Task objective
Retype the range from the line holding "Calculate [A-]/[HA] for a buffer with pKa = 4.6" to the last line of the listing, inclusive, exactly as it appears and with nothing else.

Records for the task
--

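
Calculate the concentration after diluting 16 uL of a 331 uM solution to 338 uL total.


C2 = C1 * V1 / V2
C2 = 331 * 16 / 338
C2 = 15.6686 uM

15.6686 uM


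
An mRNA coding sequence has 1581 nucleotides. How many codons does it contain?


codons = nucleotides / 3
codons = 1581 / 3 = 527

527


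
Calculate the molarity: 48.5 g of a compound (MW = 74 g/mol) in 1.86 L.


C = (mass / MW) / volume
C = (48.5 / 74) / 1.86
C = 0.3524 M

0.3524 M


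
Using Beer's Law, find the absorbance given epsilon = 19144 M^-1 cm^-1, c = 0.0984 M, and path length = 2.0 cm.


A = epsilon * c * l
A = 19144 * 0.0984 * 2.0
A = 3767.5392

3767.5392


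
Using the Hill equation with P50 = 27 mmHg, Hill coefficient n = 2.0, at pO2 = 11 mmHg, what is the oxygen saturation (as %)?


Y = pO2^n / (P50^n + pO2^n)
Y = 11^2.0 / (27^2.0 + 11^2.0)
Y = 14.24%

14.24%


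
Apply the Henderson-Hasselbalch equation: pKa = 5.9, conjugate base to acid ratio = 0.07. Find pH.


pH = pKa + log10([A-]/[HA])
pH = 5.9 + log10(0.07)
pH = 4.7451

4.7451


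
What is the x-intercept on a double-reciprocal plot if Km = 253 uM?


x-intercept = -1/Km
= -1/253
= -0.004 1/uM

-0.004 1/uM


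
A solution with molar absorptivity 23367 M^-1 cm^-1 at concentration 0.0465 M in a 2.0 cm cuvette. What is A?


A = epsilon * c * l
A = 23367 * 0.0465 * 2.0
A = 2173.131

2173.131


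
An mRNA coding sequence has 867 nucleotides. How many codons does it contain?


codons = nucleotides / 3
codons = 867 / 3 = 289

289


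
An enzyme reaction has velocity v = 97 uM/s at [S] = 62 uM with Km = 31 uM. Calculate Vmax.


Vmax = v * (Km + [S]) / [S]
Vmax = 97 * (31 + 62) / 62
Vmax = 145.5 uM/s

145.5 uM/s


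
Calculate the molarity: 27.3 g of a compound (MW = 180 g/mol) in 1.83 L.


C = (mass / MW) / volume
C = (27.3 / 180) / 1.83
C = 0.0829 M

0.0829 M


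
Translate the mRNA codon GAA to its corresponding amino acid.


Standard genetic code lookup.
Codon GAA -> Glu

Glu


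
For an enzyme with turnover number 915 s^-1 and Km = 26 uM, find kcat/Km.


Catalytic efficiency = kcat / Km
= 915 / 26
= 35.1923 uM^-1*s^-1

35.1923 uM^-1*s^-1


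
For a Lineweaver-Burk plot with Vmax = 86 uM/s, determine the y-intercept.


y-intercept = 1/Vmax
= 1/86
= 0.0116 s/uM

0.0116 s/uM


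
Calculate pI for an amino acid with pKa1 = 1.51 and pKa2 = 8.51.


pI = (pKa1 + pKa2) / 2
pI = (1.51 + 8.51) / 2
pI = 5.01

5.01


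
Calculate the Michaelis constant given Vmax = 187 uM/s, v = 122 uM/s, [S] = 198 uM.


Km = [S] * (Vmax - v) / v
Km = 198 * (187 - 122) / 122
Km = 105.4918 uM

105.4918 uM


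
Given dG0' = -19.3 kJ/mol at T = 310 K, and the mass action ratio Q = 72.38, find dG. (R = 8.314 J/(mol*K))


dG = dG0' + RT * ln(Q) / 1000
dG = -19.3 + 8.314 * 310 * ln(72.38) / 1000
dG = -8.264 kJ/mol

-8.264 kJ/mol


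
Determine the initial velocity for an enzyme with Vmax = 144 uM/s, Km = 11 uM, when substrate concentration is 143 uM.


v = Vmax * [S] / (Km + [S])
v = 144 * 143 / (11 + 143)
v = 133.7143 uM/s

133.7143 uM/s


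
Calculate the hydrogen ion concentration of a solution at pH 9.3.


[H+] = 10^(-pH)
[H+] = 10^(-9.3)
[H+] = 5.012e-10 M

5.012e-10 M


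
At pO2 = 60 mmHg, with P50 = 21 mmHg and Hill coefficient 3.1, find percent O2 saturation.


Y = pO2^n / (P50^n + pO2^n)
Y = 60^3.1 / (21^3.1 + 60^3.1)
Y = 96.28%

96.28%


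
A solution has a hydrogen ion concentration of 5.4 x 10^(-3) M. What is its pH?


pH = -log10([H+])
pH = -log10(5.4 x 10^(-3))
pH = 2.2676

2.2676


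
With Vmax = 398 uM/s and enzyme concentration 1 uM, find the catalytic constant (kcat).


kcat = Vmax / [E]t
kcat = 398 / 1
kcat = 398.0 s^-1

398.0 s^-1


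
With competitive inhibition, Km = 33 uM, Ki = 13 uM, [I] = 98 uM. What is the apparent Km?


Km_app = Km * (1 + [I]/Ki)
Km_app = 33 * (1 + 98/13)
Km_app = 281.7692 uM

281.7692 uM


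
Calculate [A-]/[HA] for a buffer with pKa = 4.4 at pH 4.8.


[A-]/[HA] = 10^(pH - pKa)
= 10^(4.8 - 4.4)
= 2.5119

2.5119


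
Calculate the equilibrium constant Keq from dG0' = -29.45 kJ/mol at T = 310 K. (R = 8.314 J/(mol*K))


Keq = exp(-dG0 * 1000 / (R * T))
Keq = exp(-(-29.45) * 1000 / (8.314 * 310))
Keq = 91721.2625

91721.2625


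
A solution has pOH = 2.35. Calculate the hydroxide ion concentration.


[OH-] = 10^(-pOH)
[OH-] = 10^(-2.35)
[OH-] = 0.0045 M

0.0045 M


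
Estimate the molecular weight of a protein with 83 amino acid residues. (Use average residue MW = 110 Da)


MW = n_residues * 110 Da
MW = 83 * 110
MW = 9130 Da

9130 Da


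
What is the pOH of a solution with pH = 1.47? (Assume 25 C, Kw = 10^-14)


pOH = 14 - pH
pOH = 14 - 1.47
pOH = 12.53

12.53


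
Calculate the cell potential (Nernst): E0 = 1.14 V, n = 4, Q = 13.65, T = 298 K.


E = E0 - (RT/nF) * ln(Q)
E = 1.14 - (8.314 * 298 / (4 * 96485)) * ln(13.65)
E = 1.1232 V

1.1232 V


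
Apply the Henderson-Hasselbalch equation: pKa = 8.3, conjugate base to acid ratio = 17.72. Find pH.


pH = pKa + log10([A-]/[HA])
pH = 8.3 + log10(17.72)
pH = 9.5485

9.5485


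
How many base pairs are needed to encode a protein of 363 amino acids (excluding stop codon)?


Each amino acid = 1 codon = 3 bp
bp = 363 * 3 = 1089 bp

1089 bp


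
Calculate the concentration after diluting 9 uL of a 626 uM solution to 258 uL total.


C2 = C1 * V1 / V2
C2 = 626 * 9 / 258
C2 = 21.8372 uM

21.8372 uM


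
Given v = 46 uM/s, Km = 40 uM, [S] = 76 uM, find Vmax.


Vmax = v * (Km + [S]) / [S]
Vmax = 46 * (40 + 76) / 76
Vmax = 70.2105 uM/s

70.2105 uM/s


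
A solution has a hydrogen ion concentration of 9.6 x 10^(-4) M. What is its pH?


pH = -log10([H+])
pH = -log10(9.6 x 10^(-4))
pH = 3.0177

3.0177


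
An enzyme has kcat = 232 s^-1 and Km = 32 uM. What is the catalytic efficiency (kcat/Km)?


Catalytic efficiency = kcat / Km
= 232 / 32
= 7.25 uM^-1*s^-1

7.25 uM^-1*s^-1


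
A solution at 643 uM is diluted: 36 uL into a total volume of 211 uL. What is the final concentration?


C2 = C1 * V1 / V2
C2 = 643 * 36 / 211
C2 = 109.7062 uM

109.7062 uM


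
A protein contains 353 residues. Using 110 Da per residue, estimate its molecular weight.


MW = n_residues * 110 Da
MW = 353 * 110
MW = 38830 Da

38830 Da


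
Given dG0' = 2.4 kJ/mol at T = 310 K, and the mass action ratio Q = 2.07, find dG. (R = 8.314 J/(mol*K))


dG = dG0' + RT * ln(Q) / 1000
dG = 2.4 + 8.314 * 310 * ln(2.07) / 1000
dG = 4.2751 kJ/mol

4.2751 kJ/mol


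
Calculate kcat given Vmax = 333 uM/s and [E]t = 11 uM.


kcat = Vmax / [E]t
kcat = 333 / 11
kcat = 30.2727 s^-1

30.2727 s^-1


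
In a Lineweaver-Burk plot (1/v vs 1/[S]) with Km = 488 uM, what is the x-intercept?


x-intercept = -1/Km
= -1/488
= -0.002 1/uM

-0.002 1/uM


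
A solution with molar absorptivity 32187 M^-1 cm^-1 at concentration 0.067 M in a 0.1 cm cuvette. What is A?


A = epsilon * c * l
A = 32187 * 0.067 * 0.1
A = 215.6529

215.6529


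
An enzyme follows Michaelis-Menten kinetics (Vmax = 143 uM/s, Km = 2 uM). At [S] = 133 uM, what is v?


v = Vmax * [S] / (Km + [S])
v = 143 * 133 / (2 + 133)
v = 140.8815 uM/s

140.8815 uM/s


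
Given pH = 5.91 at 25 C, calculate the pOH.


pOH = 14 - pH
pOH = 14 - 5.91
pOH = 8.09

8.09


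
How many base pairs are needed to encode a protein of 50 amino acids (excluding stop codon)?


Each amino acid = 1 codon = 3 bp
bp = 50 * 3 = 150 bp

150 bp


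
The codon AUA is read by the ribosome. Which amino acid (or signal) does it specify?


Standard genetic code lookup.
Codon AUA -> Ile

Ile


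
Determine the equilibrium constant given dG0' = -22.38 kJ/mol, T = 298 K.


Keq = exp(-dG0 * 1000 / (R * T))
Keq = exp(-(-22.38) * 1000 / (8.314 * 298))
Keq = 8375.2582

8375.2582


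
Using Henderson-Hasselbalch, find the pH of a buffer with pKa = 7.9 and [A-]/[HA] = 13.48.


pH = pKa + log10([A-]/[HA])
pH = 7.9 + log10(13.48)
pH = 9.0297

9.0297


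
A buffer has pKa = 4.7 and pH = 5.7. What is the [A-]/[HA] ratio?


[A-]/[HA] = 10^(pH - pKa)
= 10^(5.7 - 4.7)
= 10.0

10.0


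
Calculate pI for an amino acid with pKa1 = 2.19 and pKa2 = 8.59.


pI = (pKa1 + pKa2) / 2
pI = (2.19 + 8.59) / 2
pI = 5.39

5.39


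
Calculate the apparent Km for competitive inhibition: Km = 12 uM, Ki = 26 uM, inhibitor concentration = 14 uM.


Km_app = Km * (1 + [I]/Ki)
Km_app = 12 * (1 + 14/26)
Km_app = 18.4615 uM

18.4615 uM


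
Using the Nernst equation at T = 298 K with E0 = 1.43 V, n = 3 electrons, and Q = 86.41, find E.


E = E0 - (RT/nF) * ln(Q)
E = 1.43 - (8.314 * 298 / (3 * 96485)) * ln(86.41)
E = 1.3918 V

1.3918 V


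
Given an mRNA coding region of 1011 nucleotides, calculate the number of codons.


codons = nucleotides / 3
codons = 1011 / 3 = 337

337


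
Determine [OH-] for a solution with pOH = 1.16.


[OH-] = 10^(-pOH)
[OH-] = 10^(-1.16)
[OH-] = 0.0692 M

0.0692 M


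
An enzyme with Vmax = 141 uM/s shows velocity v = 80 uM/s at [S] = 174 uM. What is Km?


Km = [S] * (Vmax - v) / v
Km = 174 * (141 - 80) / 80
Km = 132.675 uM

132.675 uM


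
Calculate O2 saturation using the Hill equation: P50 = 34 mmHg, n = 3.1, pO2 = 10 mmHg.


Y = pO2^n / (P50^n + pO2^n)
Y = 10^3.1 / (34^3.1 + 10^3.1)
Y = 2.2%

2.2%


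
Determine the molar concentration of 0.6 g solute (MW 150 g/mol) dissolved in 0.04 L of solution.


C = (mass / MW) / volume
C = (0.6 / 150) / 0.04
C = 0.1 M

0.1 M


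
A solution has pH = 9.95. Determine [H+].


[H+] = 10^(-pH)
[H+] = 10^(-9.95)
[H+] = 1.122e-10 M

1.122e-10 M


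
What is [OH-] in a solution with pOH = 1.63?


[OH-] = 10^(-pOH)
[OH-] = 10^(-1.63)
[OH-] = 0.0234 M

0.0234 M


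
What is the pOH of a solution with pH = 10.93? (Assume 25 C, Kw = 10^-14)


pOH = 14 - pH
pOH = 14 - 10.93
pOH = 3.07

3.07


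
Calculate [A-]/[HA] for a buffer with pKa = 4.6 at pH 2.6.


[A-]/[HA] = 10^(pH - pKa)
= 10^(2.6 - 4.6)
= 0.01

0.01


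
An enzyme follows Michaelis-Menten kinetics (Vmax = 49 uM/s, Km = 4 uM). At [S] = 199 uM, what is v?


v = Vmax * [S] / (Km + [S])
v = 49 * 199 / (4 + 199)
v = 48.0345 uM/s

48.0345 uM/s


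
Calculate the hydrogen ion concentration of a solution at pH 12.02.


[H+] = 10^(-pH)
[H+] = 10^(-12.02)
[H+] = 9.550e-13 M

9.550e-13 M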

--

Written reply
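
Calculate [A-]/[HA] for a buffer with pKa = 4.6 at pH 2.6.


[A-]/[HA] = 10^(pH - pKa)
= 10^(2.6 - 4.6)
= 0.01

0.01


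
An enzyme follows Michaelis-Menten kinetics (Vmax = 49 uM/s, Km = 4 uM). At [S] = 199 uM, what is v?


v = Vmax * [S] / (Km + [S])
v = 49 * 199 / (4 + 199)
v = 48.0345 uM/s

48.0345 uM/s


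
Calculate the hydrogen ion concentration of a solution at pH 12.02.


[H+] = 10^(-pH)
[H+] = 10^(-12.02)
[H+] = 9.550e-13 M

9.550e-13 M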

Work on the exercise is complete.